Task instructions: Filter the records for lines holding the string "given".

[Collected data entries]

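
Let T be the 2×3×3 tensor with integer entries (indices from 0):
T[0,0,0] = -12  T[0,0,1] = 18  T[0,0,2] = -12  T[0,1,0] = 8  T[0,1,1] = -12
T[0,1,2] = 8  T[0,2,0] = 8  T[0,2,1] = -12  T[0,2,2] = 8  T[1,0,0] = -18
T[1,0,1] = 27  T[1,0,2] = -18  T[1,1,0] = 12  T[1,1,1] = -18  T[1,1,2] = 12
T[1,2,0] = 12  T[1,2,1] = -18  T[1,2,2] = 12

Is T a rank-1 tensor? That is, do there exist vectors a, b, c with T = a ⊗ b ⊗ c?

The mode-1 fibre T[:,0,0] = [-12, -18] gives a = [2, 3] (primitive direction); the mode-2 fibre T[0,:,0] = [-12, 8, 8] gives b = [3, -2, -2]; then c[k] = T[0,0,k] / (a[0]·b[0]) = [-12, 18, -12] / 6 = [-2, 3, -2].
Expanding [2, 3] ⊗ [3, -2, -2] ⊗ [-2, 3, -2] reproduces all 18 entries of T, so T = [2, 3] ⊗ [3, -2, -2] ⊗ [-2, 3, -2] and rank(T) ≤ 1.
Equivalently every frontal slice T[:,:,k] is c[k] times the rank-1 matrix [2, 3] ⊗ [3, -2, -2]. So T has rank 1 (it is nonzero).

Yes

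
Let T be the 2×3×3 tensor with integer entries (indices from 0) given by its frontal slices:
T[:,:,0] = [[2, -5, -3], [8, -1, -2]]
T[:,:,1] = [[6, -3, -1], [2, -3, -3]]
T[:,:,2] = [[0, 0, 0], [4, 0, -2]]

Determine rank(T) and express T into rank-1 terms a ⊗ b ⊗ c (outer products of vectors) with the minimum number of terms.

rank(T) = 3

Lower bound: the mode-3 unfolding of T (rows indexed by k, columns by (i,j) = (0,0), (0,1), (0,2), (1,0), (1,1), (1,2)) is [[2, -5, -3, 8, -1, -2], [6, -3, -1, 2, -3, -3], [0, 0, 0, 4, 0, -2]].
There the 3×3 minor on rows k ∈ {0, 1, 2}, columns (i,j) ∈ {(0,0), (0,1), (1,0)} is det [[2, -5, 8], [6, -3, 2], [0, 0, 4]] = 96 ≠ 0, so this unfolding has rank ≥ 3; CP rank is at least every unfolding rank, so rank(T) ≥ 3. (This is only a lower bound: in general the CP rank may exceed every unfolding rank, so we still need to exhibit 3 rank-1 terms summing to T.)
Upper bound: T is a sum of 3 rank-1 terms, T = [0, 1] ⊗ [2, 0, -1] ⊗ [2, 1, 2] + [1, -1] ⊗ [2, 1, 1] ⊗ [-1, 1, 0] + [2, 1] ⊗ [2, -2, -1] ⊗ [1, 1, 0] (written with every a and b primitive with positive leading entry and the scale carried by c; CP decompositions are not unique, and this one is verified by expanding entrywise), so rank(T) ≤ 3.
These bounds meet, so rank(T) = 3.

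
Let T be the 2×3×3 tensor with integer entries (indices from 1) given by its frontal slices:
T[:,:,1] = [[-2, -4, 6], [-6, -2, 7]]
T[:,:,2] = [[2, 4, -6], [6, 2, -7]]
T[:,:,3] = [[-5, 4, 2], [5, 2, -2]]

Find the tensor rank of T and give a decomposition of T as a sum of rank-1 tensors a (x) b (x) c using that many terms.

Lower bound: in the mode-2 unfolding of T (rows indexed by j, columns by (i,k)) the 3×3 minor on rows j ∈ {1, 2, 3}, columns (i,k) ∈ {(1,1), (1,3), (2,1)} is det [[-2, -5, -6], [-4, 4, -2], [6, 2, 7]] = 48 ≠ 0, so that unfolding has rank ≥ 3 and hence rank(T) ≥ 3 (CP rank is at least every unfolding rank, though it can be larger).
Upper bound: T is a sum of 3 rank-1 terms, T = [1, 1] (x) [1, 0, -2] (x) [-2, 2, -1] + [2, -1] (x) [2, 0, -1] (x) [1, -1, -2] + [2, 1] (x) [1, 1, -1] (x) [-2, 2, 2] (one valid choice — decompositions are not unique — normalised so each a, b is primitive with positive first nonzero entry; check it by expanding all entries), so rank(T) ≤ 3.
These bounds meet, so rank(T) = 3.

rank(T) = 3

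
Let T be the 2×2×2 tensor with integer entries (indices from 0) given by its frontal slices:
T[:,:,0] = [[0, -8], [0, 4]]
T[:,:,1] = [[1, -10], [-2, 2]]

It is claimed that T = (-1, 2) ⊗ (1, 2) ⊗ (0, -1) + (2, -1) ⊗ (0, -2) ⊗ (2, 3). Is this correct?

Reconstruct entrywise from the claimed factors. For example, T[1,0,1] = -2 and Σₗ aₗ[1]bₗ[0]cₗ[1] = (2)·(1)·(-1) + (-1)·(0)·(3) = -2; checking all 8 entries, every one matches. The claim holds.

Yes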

Response to this task:
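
Let T be the 2×3×3 tensor with integer entries (indices from 0) given by its frontal slices:
Let T be the 2×3×3 tensor with integer entries (indices from 1) given by its frontal slices:
Let T be the 2×2×2 tensor with integer entries (indices from 0) given by its frontal slices: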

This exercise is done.